**TASK TO COMPLETE:** Please state how many lines in the records below contain the word "runs"; the answer should be a number and nothing else.

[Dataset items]
· · ·

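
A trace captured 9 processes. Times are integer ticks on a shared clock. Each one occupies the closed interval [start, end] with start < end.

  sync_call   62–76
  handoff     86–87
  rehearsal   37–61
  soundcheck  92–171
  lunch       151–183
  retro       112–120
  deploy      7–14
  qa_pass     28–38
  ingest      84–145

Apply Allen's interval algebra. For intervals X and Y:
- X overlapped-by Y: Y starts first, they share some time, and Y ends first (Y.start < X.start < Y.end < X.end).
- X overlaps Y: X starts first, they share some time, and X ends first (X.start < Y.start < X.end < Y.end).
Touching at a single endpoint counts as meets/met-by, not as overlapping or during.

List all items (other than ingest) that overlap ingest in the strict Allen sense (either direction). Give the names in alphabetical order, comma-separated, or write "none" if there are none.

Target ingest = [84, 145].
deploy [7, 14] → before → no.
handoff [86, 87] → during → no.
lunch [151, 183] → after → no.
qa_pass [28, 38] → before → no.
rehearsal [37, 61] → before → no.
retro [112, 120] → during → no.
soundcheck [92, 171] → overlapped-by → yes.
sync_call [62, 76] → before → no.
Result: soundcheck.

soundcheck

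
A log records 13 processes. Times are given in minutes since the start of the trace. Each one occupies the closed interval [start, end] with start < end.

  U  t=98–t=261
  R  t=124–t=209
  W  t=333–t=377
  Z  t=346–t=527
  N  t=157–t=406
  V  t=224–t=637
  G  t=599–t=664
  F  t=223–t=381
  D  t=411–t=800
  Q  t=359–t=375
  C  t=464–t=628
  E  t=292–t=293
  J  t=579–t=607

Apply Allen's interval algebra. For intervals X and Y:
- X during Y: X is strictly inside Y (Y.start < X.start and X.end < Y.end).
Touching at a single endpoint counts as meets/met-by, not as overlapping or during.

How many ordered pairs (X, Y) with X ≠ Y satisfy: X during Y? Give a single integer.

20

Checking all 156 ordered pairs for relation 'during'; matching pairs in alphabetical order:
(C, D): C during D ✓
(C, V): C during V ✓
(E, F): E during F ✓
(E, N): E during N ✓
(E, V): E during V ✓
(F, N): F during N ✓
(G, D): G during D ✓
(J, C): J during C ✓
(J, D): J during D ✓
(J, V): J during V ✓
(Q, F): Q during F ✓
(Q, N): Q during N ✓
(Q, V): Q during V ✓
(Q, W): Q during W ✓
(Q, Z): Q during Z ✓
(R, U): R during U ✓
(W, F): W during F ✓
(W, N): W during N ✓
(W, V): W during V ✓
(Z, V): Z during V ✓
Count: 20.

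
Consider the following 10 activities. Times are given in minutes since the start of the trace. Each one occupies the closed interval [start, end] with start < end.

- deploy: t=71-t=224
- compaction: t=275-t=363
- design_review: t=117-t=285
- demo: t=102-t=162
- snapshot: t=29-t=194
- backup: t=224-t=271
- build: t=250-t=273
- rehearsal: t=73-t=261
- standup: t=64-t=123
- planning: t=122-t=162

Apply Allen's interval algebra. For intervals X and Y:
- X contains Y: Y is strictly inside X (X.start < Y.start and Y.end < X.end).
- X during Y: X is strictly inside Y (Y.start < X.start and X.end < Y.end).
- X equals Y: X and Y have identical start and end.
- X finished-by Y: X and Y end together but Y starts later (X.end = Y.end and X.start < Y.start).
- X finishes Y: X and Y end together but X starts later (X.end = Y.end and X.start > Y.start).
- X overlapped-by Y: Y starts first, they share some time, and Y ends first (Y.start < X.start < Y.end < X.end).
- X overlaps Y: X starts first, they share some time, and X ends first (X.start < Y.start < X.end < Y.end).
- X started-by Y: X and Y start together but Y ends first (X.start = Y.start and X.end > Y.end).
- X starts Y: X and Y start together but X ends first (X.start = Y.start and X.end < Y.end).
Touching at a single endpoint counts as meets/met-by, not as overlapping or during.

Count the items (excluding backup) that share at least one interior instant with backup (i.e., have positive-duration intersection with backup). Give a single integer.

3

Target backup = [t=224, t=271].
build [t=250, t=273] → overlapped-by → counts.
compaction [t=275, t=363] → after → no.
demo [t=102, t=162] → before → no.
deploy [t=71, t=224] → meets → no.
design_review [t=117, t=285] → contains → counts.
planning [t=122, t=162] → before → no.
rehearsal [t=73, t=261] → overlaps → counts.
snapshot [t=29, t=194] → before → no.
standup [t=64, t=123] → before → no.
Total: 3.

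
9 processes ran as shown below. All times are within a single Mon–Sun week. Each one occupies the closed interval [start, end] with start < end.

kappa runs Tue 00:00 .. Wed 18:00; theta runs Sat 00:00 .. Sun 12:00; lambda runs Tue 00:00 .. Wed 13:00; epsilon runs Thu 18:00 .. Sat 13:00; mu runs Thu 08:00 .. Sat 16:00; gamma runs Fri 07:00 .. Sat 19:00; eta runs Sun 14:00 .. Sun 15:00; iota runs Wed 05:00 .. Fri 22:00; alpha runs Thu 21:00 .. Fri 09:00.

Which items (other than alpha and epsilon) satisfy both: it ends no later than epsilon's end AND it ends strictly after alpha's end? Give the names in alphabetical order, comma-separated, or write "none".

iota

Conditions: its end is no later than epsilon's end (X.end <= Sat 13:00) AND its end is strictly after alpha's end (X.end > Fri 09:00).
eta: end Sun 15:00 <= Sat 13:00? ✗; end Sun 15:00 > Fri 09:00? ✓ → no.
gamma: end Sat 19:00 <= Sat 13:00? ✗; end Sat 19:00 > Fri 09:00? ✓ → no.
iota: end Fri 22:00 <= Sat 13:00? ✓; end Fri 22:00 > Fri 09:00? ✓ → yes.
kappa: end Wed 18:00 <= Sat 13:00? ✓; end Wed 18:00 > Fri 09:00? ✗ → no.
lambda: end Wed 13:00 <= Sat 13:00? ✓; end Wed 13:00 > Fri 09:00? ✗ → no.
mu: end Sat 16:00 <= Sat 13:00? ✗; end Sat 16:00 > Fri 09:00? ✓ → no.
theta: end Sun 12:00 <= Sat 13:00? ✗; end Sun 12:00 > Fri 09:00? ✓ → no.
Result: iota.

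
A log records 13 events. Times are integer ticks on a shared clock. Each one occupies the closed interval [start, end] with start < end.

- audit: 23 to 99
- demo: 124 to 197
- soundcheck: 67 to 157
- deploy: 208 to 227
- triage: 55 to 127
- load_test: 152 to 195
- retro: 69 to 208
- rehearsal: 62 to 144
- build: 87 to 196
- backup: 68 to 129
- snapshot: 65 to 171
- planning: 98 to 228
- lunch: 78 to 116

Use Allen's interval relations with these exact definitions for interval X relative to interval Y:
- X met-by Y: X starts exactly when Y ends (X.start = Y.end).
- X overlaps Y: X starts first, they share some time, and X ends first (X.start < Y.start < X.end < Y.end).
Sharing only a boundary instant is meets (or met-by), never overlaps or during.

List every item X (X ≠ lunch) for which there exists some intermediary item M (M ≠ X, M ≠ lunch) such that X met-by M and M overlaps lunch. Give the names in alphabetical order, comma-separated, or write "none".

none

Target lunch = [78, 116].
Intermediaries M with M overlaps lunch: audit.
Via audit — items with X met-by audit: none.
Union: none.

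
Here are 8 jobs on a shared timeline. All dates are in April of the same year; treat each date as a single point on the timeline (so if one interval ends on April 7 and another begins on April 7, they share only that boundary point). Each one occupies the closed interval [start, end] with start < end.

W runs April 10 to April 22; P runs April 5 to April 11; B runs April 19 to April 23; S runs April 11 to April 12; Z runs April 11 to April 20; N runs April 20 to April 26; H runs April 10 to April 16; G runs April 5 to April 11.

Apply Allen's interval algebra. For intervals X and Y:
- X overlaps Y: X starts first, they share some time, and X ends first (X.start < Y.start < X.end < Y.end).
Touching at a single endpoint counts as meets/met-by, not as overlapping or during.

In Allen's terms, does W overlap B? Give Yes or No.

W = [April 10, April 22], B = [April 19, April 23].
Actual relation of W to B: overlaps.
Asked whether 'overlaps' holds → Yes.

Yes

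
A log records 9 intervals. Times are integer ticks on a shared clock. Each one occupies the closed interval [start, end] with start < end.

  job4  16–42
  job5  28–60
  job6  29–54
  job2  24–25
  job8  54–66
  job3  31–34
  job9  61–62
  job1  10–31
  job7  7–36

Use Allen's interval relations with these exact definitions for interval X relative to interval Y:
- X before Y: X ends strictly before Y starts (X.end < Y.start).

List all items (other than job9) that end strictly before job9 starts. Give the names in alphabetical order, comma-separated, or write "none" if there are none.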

· · ·

**OUTPUT FOR THIS EXERCISE:** 2